### WORK ORDER
The job is to find each line in the entries holding the string "INITIAL" and copy that line.

(Records from a data collection)
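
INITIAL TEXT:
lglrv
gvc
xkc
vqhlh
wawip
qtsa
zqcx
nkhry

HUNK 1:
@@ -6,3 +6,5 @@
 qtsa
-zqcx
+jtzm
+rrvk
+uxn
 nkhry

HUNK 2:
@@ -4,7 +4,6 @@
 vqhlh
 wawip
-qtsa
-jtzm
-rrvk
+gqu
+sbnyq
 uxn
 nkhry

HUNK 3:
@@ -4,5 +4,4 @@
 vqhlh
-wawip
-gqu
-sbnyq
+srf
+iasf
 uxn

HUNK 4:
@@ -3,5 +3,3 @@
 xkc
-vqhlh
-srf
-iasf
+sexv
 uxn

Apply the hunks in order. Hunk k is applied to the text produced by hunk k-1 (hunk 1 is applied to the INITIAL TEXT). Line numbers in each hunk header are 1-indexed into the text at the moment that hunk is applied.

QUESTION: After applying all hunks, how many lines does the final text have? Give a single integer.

Answer: 6

Derivation:
Hunk 1: at line 6 remove [zqcx] add [jtzm,rrvk,uxn] -> 10 lines: lglrv gvc xkc vqhlh wawip qtsa jtzm rrvk uxn nkhry
Hunk 2: at line 4 remove [qtsa,jtzm,rrvk] add [gqu,sbnyq] -> 9 lines: lglrv gvc xkc vqhlh wawip gqu sbnyq uxn nkhry
Hunk 3: at line 4 remove [wawip,gqu,sbnyq] add [srf,iasf] -> 8 lines: lglrv gvc xkc vqhlh srf iasf uxn nkhry
Hunk 4: at line 3 remove [vqhlh,srf,iasf] add [sexv] -> 6 lines: lglrv gvc xkc sexv uxn nkhry
Final line count: 6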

### OUTPUT FOR THIS EXERCISE
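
INITIAL TEXT:
Apply the hunks in order. Hunk k is applied to the text produced by hunk k-1 (hunk 1 is applied to the INITIAL TEXT). Line numbers in each hunk header are 1-indexed into the text at the moment that hunk is applied.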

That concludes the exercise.